## Exercise material

□ □ □

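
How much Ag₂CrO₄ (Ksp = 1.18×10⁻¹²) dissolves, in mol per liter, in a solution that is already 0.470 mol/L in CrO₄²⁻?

7.92×10⁻⁷ M

Ag₂CrO₄(s) ⇌ 2 Ag⁺(aq) + CrO₄²⁻(aq)
Let s be the solubility of Ag₂CrO₄ here. The common ion gives [CrO₄²⁻] ≈ 0.470 mol/L, and [Ag⁺] = 2s.
Ksp = [Ag⁺]^2[CrO₄²⁻] = (2s)^2(0.470)
(2s)^2 = 1.18×10⁻¹² / (0.470) = 2.51×10⁻¹²
s = 7.92×10⁻⁷ mol/L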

□ □ □

## Required action
Retype the records above in full, exactly.

## Solution to this exercise
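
How much Ag₂CrO₄ (Ksp = 1.18×10⁻¹²) dissolves, in mol per liter, in a solution that is already 0.470 mol/L in CrO₄²⁻?

7.92×10⁻⁷ M

Ag₂CrO₄(s) ⇌ 2 Ag⁺(aq) + CrO₄²⁻(aq)
Let s be the solubility of Ag₂CrO₄ here. The common ion gives [CrO₄²⁻] ≈ 0.470 mol/L, and [Ag⁺] = 2s.
Ksp = [Ag⁺]^2[CrO₄²⁻] = (2s)^2(0.470)
(2s)^2 = 1.18×10⁻¹² / (0.470) = 2.51×10⁻¹²
s = 7.92×10⁻⁷ mol/L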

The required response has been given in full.